[Problem to work on]: Go through the data and copy each line that holds "profit".

[Supplied entries]:
BEGIN
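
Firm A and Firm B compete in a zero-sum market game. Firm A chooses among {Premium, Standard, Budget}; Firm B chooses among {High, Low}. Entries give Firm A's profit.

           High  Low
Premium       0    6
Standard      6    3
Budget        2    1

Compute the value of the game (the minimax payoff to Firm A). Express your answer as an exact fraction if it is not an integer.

Row minima: Premium → 0, Standard → 3, Budget → 1; maximin = 3.
Column maxima: High → 6, Low → 6; minimax = 6.
3 ≠ 6, so there is no saddle point; optimal play is mixed.
Budget is strictly dominated by Standard, so Firm A never plays it.
On the remaining 2×2 (Premium, Standard vs High, Low):
Let Firm A play Premium with probability p. Expected payoff against High: 0p + 6(1−p) = −6p + 6; against Low: 6p + 3(1−p) = 3p + 3.
Setting these equal: −6p + 6 = 3p + 3 ⇒ −9p = -3 ⇒ p = 1/3, and the value is (-6)·(1/3) + 6 = 4.
For Firm B: with q = P(High), equating Premium's and Standard's payoffs gives −6q + 6 = 3q + 3 ⇒ q = 1/3.

4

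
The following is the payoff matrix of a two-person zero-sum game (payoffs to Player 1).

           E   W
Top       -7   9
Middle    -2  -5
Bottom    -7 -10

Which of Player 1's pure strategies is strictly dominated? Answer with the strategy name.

Bottom

Middle gives a strictly higher payoff than Bottom against every column: -2 > -7, -5 > -10.
So Bottom is strictly dominated and Player 1 never plays it.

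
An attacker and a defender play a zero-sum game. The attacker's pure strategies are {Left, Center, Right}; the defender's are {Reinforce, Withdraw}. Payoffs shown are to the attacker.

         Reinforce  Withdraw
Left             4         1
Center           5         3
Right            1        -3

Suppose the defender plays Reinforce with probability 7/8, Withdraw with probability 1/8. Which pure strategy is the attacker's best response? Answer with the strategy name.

Expected payoff of Left: (7/8)·4 + (1/8)·1 = 29/8.
Expected payoff of Center: (7/8)·5 + (1/8)·3 = 19/4.
Expected payoff of Right: (7/8)·1 + (1/8)·(-3) = 1/2.
The largest is 19/4, so the attacker's best response is Center.

Center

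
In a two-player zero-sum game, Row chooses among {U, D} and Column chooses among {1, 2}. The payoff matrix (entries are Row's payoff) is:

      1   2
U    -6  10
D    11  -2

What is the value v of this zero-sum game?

98/29

Row minima: U → -6, D → -2; maximin = -2.
Column maxima: 1 → 11, 2 → 10; minimax = 10.
-2 ≠ 10, so there is no saddle point; optimal play is mixed.
Let Row play U with probability p. Expected payoff against 1: (-6)p + 11(1−p) = −17p + 11; against 2: 10p + (-2)(1−p) = 12p − 2.
Setting these equal: −17p + 11 = 12p − 2 ⇒ −29p = -13 ⇒ p = 13/29, and the value is (-17)·(13/29) + 11 = 98/29.
For Column: with q = P(1), equating U's and D's payoffs gives −16q + 10 = 13q − 2 ⇒ q = 12/29.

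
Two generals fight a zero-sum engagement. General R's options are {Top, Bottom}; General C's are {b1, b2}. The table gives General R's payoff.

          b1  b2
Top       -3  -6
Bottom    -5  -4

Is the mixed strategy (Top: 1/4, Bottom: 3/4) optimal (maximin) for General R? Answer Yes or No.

Against b1 this mix gives (1/4)·(-3) + (3/4)·(-5) = -9/2.
Against b2 this mix gives (1/4)·(-6) + (3/4)·(-4) = -9/2.
All of General C's active replies (b1, b2) yield -9/2, and no column does worse for General R. The mix makes General C indifferent and guarantees -9/2, so it is optimal.

Yes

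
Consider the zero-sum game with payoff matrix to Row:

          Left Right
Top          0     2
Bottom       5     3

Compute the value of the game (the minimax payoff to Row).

Row minima: Top → 0, Bottom → 3; maximin = 3.
Column maxima: Left → 5, Right → 3; minimax = 3.
Since maximin = minimax = 3, there is a saddle point and the value is 3.

3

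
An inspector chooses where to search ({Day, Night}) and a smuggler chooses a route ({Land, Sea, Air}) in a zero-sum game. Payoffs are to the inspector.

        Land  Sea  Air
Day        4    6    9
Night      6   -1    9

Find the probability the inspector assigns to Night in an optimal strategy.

2/9

Row minima: Day → 4, Night → -1; maximin = 4.
Column maxima: Land → 6, Sea → 6, Air → 9; minimax = 6.
4 ≠ 6, so there is no saddle point; optimal play is mixed.
Air is strictly dominated by Land (it gives the inspector strictly more in every row), so the smuggler never plays it.
On the remaining 2×2 (Day, Night vs Land, Sea):
Let the inspector play Day with probability p. Expected payoff against Land: 4p + 6(1−p) = −2p + 6; against Sea: 6p + (-1)(1−p) = 7p − 1.
Setting these equal: −2p + 6 = 7p − 1 ⇒ −9p = -7 ⇒ p = 7/9, and the value is (-2)·(7/9) + 6 = 40/9.
For the smuggler: with q = P(Land), equating Day's and Night's payoffs gives −2q + 6 = 7q − 1 ⇒ q = 7/9.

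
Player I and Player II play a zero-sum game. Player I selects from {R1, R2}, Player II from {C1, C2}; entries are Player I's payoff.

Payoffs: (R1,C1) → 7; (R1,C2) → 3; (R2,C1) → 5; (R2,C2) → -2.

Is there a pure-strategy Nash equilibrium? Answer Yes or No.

Yes

Row minima: R1 → 3, R2 → -2; maximin = 3.
Column maxima: C1 → 7, C2 → 3; minimax = 3.
maximin = minimax = 3, so a saddle point exists.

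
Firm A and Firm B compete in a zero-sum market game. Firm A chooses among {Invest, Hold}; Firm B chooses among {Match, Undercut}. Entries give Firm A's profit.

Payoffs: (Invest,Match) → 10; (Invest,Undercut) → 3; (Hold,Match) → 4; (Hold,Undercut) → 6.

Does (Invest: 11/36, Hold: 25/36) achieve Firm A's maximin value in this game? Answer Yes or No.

Against Match this mix gives (11/36)·10 + (25/36)·4 = 35/6.
Against Undercut this mix gives (11/36)·3 + (25/36)·6 = 61/12.
Firm B will play Undercut, holding Firm A to 61/12. Shifting weight toward the row that does better against Undercut would raise this floor (the equalizing mix achieves 16/3 against both Undercut and Match), so the proposed strategy is not optimal.

No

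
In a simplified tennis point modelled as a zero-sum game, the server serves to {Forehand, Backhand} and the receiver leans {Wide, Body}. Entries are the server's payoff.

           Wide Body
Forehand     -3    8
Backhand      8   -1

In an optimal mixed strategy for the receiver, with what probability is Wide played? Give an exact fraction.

Row minima: Forehand → -3, Backhand → -1; maximin = -1.
Column maxima: Wide → 8, Body → 8; minimax = 8.
-1 ≠ 8, so there is no saddle point; optimal play is mixed.
Let the server play Forehand with probability p. Expected payoff against Wide: (-3)p + 8(1−p) = −11p + 8; against Body: 8p + (-1)(1−p) = 9p − 1.
Setting these equal: −11p + 8 = 9p − 1 ⇒ −20p = -9 ⇒ p = 9/20, and the value is (-11)·(9/20) + 8 = 61/20.
For the receiver: with q = P(Wide), equating Forehand's and Backhand's payoffs gives −11q + 8 = 9q − 1 ⇒ q = 9/20.

9/20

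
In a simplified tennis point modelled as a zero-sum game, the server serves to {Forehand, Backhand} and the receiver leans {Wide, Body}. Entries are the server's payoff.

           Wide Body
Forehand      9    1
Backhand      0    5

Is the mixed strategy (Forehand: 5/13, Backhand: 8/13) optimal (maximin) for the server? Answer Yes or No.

Against Wide this mix gives (5/13)·9 + (8/13)·0 = 45/13.
Against Body this mix gives (5/13)·1 + (8/13)·5 = 45/13.
All of the receiver's active replies (Wide, Body) yield 45/13, and no column does worse for the server. The mix makes the receiver indifferent and guarantees 45/13, so it is optimal.

Yes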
END
[Exercise output]:
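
Firm A and Firm B compete in a zero-sum market game. Firm A chooses among {Premium, Standard, Budget}; Firm B chooses among {High, Low}. Entries give Firm A's profit.
Firm A and Firm B compete in a zero-sum market game. Firm A chooses among {Invest, Hold}; Firm B chooses among {Match, Undercut}. Entries give Firm A's profit.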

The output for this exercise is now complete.